EXERCISE DETAILS: Of the lines below, write out exactly those from the line with "Compute the x-coordinate" through the line with "What is the area enclosed by the 4-gon?", both included, and skip the rest.

[Items from a dataset]

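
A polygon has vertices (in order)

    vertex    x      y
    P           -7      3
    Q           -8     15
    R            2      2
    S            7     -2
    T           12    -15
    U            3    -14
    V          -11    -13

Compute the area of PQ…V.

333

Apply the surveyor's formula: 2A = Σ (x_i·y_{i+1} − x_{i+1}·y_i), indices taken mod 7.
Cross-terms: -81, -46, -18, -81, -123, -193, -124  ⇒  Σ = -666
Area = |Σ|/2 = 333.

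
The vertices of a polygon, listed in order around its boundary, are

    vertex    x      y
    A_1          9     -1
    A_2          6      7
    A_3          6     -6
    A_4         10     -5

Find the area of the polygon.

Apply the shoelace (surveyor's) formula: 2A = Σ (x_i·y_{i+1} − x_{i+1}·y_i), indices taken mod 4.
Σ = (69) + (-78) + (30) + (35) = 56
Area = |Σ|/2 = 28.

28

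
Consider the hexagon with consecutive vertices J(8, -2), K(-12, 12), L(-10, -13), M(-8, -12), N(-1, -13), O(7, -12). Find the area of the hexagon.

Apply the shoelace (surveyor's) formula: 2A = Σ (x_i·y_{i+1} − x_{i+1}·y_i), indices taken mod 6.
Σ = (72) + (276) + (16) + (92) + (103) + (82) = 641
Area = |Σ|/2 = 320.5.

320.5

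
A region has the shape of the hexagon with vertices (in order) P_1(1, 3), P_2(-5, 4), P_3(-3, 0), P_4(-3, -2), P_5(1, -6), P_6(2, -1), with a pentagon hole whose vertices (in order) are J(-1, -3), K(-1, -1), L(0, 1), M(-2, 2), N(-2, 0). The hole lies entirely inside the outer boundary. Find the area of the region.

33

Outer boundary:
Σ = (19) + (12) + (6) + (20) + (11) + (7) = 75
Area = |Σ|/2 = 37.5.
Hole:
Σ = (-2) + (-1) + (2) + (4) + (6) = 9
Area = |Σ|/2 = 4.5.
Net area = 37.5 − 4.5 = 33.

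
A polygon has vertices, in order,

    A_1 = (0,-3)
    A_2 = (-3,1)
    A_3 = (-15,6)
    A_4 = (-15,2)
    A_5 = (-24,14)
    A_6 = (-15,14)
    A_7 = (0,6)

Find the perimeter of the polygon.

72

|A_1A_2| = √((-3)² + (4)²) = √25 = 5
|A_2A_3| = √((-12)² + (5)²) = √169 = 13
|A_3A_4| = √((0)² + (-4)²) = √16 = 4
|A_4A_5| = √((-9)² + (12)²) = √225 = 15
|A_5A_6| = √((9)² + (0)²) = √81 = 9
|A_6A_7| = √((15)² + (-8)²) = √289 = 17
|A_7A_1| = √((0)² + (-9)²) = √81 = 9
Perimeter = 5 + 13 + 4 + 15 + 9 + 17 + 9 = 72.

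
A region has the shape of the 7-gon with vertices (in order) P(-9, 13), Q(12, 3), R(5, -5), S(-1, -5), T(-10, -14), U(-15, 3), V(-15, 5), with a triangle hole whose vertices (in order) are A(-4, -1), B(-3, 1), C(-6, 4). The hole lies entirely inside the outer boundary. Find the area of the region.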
==
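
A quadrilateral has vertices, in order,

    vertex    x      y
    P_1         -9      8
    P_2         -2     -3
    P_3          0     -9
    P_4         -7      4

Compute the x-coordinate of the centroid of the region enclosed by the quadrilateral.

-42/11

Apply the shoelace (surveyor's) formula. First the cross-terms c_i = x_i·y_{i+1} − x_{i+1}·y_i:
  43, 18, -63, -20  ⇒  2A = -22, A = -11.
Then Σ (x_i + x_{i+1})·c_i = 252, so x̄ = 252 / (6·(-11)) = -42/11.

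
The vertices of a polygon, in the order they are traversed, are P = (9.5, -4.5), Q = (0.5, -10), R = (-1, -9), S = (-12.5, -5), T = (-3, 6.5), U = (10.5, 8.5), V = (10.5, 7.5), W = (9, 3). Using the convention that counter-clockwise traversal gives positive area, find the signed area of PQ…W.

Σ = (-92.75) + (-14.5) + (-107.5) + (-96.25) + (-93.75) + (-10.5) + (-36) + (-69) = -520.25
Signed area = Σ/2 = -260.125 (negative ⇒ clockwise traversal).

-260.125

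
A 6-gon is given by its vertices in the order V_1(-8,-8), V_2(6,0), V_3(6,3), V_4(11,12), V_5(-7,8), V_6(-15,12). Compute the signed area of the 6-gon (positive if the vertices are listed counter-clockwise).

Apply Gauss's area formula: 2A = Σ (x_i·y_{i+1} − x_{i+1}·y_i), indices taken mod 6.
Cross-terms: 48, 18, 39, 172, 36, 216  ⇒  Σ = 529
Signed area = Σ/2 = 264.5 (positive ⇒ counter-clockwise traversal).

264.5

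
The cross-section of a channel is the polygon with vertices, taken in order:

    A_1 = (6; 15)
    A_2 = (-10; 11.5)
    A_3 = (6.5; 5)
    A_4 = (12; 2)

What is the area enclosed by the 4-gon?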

ANSWER TO THIS PROBLEM:
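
Compute the x-coordinate of the centroid of the region enclosed by the quadrilateral.

-42/11

Apply the shoelace (surveyor's) formula. First the cross-terms c_i = x_i·y_{i+1} − x_{i+1}·y_i:
  43, 18, -63, -20  ⇒  2A = -22, A = -11.
Then Σ (x_i + x_{i+1})·c_i = 252, so x̄ = 252 / (6·(-11)) = -42/11.

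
The vertices of a polygon, in the order they are traversed, are P = (9.5, -4.5), Q = (0.5, -10), R = (-1, -9), S = (-12.5, -5), T = (-3, 6.5), U = (10.5, 8.5), V = (10.5, 7.5), W = (9, 3). Using the convention that counter-clockwise traversal gives positive area, find the signed area of PQ…W.

Σ = (-92.75) + (-14.5) + (-107.5) + (-96.25) + (-93.75) + (-10.5) + (-36) + (-69) = -520.25
Signed area = Σ/2 = -260.125 (negative ⇒ clockwise traversal).

-260.125

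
A 6-gon is given by its vertices in the order V_1(-8,-8), V_2(6,0), V_3(6,3), V_4(11,12), V_5(-7,8), V_6(-15,12). Compute the signed area of the 6-gon (positive if the vertices are listed counter-clockwise).

Apply Gauss's area formula: 2A = Σ (x_i·y_{i+1} − x_{i+1}·y_i), indices taken mod 6.
Cross-terms: 48, 18, 39, 172, 36, 216  ⇒  Σ = 529
Signed area = Σ/2 = 264.5 (positive ⇒ counter-clockwise traversal).

264.5

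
The cross-section of a channel is the polygon with vertices, taken in order:

    A_1 = (6; 15)
    A_2 = (-10; 11.5)
    A_3 = (6.5; 5)
    A_4 = (12; 2)

What is the area enclosed by the 4-gon?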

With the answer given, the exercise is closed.